## Data to use
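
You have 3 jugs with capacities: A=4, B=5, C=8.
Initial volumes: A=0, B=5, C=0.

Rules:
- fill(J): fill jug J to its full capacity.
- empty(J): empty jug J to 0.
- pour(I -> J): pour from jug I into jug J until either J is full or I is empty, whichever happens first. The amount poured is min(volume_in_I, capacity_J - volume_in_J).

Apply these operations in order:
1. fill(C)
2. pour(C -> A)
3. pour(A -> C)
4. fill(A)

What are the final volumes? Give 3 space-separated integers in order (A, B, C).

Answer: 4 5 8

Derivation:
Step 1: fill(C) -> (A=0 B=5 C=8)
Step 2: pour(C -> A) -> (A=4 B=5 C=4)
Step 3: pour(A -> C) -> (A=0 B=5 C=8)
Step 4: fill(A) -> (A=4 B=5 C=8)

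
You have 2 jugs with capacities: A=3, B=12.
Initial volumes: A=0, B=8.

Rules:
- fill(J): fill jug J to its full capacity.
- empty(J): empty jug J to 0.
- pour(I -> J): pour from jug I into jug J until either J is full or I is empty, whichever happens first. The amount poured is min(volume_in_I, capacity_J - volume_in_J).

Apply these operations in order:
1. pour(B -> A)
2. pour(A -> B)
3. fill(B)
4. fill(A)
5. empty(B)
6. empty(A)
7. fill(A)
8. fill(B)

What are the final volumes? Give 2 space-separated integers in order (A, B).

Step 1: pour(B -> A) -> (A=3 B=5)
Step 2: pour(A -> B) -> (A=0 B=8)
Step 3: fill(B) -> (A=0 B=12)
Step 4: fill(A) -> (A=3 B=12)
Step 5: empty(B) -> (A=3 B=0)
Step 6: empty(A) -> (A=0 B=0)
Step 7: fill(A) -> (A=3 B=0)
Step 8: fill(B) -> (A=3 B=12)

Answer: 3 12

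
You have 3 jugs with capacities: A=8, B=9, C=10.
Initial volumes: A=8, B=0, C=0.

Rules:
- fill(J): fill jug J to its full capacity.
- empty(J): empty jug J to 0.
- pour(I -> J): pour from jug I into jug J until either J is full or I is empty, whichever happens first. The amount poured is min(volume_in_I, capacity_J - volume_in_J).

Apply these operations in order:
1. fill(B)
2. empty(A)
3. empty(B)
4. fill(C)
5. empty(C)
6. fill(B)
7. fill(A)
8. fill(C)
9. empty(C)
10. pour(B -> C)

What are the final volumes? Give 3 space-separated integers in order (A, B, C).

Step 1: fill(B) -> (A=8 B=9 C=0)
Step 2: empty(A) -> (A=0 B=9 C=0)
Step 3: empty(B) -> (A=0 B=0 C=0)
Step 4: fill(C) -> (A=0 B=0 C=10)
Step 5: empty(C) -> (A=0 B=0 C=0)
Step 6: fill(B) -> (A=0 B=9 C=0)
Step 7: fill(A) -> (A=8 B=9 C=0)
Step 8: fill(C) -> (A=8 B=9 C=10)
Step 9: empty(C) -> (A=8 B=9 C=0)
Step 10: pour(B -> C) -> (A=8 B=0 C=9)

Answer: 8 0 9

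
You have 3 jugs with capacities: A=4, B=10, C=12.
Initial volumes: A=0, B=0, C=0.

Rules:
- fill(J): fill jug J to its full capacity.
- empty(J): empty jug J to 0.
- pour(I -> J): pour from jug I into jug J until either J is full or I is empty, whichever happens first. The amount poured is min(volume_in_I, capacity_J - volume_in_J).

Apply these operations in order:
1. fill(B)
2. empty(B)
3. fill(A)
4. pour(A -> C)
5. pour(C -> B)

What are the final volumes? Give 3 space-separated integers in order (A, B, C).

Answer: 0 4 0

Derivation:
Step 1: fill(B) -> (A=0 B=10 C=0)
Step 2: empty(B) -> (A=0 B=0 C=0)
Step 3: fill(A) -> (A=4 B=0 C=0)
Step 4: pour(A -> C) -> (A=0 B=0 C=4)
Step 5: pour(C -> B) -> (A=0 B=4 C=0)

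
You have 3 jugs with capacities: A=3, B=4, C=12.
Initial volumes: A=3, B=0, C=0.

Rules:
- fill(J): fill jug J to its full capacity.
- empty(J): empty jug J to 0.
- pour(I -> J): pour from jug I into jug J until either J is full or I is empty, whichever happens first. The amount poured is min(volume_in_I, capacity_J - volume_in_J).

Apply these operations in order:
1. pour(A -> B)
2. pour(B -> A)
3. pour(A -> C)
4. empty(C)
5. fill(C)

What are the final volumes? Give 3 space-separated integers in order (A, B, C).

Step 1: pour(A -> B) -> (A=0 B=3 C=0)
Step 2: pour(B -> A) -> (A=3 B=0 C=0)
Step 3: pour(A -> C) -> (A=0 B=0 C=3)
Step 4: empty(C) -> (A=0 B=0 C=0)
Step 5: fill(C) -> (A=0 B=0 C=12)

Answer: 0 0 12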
...
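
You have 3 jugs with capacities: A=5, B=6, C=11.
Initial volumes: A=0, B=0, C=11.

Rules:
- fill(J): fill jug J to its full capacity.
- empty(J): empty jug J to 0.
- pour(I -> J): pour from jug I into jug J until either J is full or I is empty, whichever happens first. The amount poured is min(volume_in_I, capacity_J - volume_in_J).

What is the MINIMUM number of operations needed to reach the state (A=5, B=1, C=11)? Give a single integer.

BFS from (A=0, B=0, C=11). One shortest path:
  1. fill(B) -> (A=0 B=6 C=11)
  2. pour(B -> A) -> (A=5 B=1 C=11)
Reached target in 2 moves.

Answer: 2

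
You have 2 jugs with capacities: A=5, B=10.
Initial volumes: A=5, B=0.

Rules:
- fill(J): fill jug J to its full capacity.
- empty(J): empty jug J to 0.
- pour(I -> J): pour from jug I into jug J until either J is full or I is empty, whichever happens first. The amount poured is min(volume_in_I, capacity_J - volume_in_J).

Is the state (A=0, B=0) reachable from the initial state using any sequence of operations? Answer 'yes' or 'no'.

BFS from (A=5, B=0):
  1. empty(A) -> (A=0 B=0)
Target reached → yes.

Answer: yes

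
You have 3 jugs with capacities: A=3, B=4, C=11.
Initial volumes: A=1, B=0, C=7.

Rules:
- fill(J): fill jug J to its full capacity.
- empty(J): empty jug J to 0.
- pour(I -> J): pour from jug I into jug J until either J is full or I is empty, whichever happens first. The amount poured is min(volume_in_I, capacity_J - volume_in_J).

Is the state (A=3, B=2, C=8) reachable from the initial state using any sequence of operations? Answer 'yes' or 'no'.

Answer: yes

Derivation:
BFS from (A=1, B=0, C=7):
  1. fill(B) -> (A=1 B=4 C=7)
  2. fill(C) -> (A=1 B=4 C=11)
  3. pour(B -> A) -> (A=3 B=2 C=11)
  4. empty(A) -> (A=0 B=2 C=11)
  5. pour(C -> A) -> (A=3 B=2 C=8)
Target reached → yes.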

## Goal of the exercise
In the records, find every line that has the string "capacities" and copy it.

## Written solution
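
You have 3 jugs with capacities: A=4, B=5, C=8.
You have 2 jugs with capacities: A=3, B=12.
You have 3 jugs with capacities: A=8, B=9, C=10.
You have 3 jugs with capacities: A=4, B=10, C=12.
You have 3 jugs with capacities: A=3, B=4, C=12.
You have 3 jugs with capacities: A=5, B=6, C=11.
You have 2 jugs with capacities: A=5, B=10.
You have 3 jugs with capacities: A=3, B=4, C=11.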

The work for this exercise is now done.